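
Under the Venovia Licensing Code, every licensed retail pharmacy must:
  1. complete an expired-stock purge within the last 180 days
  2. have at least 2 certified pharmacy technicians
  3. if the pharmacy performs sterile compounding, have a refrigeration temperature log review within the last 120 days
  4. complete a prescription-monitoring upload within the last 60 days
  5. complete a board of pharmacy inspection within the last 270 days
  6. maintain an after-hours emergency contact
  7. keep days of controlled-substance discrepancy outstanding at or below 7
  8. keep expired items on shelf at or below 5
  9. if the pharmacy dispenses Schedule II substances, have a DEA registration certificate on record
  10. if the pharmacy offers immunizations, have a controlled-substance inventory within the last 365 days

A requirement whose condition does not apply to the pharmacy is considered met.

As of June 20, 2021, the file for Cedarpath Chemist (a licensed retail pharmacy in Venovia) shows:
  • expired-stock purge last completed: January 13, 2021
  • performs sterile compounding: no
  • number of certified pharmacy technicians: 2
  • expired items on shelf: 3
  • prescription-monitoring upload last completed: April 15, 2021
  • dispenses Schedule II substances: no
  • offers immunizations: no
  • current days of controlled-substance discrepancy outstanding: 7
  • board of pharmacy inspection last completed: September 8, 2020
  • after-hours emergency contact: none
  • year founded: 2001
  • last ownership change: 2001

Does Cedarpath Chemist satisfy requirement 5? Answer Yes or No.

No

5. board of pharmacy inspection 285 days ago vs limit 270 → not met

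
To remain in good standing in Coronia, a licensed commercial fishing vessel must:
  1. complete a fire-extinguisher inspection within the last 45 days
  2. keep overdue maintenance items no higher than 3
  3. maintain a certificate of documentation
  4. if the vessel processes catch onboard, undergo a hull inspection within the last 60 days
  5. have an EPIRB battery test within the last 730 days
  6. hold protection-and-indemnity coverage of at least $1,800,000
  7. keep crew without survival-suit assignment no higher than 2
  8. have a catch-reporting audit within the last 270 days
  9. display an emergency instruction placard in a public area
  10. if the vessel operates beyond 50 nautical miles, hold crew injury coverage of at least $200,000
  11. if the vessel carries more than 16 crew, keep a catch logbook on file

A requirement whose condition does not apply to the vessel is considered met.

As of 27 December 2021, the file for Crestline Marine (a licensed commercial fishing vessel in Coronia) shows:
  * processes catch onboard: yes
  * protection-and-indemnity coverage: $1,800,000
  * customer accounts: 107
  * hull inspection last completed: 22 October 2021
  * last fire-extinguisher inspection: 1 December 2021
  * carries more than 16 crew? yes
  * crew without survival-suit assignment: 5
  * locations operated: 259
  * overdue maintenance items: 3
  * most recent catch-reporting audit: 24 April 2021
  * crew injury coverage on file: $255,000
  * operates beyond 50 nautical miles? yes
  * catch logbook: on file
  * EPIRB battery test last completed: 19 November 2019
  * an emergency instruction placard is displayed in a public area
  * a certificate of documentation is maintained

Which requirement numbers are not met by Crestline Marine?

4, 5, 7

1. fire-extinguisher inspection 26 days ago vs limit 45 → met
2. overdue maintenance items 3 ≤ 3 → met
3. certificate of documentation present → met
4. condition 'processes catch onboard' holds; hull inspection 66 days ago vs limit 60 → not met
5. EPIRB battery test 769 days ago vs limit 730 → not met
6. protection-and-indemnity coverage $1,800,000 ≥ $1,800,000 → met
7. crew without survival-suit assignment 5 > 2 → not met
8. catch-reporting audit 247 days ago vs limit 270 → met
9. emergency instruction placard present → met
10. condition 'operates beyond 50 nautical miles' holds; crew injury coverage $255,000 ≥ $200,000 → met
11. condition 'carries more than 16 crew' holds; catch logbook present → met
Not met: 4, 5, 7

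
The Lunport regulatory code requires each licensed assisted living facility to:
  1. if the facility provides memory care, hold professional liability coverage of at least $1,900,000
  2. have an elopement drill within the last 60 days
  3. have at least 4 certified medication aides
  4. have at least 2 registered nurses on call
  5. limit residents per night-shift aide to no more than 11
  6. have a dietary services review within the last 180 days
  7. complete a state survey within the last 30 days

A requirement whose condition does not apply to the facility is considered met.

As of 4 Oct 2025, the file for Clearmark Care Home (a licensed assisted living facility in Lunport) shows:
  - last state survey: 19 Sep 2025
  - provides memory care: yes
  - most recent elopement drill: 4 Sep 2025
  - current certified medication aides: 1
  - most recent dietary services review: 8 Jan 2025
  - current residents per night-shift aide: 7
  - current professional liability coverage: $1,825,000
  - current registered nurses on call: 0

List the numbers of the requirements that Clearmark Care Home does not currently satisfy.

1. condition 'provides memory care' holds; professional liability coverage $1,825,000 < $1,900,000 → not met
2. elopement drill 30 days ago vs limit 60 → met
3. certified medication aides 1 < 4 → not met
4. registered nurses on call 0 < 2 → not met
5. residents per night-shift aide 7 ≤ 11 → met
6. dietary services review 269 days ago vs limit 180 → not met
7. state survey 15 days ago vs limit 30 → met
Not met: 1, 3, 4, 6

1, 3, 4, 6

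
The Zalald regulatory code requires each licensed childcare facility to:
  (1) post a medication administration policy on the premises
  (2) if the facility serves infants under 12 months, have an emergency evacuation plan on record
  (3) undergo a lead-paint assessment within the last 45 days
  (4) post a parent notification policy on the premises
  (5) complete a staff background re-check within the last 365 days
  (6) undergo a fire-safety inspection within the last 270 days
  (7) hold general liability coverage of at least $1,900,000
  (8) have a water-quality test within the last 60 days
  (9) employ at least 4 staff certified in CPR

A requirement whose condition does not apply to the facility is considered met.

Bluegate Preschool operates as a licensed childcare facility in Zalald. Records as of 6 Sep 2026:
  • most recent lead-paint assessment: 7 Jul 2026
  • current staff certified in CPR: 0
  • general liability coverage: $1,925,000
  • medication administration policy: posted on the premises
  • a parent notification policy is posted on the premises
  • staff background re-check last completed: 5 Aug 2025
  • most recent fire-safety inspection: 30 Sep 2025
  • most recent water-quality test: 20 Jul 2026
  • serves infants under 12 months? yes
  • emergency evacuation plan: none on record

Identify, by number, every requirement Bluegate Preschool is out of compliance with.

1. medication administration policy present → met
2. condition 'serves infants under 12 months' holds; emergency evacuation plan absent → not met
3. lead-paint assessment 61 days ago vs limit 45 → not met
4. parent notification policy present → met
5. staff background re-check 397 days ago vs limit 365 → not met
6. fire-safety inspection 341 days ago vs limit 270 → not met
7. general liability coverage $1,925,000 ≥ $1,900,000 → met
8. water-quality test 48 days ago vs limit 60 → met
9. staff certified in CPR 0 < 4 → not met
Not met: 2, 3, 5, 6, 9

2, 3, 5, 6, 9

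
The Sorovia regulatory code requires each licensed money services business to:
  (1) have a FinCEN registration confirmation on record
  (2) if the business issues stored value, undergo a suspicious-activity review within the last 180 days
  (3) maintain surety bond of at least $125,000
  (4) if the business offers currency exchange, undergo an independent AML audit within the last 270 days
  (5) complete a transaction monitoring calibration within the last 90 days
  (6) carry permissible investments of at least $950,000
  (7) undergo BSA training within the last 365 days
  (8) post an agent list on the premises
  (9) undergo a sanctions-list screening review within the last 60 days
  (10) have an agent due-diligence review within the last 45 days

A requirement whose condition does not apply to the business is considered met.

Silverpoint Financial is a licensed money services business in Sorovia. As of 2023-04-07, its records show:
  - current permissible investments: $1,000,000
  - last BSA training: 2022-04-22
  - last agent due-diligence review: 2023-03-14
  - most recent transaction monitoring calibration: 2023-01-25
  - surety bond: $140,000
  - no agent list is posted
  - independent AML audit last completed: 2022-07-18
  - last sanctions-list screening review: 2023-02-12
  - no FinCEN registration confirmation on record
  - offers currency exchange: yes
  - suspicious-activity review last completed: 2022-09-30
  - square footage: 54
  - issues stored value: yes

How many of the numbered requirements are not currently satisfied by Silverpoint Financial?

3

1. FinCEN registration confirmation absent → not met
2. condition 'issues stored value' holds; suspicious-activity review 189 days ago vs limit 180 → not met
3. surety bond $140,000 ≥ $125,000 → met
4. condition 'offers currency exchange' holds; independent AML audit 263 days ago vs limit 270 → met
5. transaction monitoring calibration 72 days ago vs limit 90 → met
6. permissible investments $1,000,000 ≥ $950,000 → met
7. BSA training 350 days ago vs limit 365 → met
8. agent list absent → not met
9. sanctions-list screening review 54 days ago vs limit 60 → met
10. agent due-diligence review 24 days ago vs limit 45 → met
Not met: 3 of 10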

◆ ◆ ◆ ◆ ◆

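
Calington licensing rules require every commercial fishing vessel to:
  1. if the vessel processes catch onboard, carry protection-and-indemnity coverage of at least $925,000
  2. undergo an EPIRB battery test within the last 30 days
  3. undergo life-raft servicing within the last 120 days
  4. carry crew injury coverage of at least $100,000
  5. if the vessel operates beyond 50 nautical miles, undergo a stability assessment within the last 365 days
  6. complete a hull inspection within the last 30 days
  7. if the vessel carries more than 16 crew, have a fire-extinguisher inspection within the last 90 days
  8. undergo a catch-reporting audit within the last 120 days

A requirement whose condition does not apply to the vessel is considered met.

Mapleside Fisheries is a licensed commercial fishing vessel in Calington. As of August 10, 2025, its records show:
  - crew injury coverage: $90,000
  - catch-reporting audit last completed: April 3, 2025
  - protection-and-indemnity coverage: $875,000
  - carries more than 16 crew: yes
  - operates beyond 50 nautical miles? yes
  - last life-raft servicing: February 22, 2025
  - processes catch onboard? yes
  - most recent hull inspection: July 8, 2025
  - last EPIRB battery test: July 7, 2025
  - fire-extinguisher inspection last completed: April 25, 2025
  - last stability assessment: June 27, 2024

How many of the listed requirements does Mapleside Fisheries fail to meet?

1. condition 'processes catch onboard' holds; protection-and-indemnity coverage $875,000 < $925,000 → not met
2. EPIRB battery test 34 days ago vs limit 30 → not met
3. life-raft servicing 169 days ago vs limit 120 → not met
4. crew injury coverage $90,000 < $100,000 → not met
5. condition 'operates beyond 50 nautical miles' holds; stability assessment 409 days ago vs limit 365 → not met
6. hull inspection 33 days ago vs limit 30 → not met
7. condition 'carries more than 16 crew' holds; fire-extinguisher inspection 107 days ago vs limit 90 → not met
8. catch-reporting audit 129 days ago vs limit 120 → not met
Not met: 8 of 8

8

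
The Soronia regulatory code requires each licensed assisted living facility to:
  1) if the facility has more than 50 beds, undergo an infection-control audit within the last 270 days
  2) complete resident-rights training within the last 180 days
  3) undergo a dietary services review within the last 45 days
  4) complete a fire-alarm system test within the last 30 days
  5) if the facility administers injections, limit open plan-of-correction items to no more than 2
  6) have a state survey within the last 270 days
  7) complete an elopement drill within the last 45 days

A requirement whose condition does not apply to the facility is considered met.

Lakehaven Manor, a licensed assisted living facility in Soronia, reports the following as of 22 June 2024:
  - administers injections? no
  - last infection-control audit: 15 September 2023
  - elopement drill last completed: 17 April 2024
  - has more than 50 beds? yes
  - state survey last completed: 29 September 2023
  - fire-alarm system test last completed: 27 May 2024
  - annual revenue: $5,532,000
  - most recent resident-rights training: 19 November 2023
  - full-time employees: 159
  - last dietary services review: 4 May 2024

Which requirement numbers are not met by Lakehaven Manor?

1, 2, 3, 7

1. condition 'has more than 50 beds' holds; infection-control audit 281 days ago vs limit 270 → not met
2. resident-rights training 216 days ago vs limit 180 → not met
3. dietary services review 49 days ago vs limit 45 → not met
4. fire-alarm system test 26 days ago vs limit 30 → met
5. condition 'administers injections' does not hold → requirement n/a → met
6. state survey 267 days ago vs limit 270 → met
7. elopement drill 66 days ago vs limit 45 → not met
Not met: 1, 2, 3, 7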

◆ ◆ ◆ ◆ ◆

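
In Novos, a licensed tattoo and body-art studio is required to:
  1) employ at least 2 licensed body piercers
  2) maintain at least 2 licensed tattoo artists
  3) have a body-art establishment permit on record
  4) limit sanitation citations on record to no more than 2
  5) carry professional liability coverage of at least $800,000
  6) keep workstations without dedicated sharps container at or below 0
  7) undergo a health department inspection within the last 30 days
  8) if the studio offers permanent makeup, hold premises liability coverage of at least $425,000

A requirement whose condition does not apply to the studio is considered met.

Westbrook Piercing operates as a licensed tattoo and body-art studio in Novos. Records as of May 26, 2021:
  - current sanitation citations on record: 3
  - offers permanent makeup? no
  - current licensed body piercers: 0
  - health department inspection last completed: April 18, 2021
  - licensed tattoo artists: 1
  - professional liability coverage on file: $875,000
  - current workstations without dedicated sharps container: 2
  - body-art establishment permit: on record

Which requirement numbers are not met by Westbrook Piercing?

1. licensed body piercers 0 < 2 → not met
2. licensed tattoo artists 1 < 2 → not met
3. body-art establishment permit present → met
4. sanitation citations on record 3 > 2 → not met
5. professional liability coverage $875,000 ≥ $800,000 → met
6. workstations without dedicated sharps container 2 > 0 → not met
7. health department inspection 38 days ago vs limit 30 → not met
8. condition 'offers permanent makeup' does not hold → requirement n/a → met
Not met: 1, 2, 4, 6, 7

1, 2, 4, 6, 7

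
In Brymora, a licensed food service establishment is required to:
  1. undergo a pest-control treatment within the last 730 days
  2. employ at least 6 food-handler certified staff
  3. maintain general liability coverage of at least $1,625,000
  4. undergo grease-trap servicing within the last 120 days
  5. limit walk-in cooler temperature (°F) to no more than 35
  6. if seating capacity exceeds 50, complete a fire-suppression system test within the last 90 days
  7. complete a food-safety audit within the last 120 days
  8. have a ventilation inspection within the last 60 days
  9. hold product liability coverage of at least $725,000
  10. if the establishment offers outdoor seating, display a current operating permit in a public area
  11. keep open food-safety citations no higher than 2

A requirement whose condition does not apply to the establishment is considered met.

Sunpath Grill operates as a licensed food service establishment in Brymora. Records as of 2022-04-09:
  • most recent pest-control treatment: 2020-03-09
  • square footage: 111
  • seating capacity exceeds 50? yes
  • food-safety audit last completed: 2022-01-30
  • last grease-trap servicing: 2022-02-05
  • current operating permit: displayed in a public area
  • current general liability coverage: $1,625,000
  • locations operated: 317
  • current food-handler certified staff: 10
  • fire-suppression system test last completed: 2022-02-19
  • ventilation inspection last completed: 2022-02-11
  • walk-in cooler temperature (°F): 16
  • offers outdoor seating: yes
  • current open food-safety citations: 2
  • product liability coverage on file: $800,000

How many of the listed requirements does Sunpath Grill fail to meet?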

◆ ◆ ◆ ◆ ◆

**TASK ITEM:** Using the entries above, extract exactly the span from the line with "1) employ at least 2 licensed body piercers" to the line with "- licensed tattoo artists: 1", both lines included; leave out everything else.

**RESPONSE AREA:**
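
  1) employ at least 2 licensed body piercers
  2) maintain at least 2 licensed tattoo artists
  3) have a body-art establishment permit on record
  4) limit sanitation citations on record to no more than 2
  5) carry professional liability coverage of at least $800,000
  6) keep workstations without dedicated sharps container at or below 0
  7) undergo a health department inspection within the last 30 days
  8) if the studio offers permanent makeup, hold premises liability coverage of at least $425,000

A requirement whose condition does not apply to the studio is considered met.

Westbrook Piercing operates as a licensed tattoo and body-art studio in Novos. Records as of May 26, 2021:
  - current sanitation citations on record: 3
  - offers permanent makeup? no
  - current licensed body piercers: 0
  - health department inspection last completed: April 18, 2021
  - licensed tattoo artists: 1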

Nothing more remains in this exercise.